Instructions for the task
Could the lines from the one with "A PCB keep-out" through the end of the listing be restated exactly, with nothing else included?

Records for the task
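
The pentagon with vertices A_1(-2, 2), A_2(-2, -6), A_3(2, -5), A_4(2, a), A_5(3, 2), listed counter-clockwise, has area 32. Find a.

The doubled signed area Σ (x_i y_{i+1} − x_{i+1} y_i) is linear in a.
With a=0 it equals 62; the coefficient of a is -1 (from the two edges through A_4).
So -1·a + 62 = 2·32 = 64 ⇒ a = -2.

-2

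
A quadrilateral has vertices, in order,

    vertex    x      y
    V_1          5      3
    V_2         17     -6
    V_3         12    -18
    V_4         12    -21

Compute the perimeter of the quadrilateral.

|V_1V_2| = √((12)² + (-9)²) = √225 = 15
|V_2V_3| = √((-5)² + (-12)²) = √169 = 13
|V_3V_4| = √((0)² + (-3)²) = √9 = 3
|V_4V_1| = √((-7)² + (24)²) = √625 = 25
Perimeter = 15 + 13 + 3 + 25 = 56.

56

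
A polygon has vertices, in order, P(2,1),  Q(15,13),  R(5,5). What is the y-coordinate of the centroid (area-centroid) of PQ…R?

19/3

Apply Gauss's area formula. First the cross-terms c_i = x_i·y_{i+1} − x_{i+1}·y_i:
  11, 10, -5  ⇒  2A = 16, A = 8.
Then Σ (y_i + y_{i+1})·c_i = 304, so ȳ = 304 / (6·8) = 19/3.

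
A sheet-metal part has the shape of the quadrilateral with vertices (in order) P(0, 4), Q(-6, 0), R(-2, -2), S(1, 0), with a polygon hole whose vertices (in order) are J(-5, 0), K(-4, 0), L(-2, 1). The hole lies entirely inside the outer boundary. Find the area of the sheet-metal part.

20.5

Outer boundary:
Cross-terms: 24, 12, 2, 4  ⇒  Σ = 42
Area = |Σ|/2 = 21.
Hole:
Cross-terms: 0, -4, 5  ⇒  Σ = 1
Area = |Σ|/2 = 0.5.
Net area = 21 − 0.5 = 20.5.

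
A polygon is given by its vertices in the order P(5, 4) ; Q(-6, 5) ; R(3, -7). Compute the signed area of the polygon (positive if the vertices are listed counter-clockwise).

61.5

P→Q: (5)(5) − (-6)(4) = 49
Q→R: (-6)(-7) − (3)(5) = 27
R→P: (3)(4) − (5)(-7) = 47
Σ = 123
Signed area = Σ/2 = 61.5 (positive ⇒ counter-clockwise traversal).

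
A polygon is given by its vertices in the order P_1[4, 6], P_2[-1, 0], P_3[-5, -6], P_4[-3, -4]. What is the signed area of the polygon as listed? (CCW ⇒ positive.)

Apply the surveyor's formula: 2A = Σ (x_i·y_{i+1} − x_{i+1}·y_i), indices taken mod 4.
Cross-terms: 6, 6, 2, -2  ⇒  Σ = 12
Signed area = Σ/2 = 6 (positive ⇒ counter-clockwise traversal).

6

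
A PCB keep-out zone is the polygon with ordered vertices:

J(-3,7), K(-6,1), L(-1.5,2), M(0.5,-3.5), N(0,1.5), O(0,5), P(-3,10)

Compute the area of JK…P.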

Response to the exercise
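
A PCB keep-out zone is the polygon with ordered vertices:

J(-3,7), K(-6,1), L(-1.5,2), M(0.5,-3.5), N(0,1.5), O(0,5), P(-3,10)

Compute the area of JK…P.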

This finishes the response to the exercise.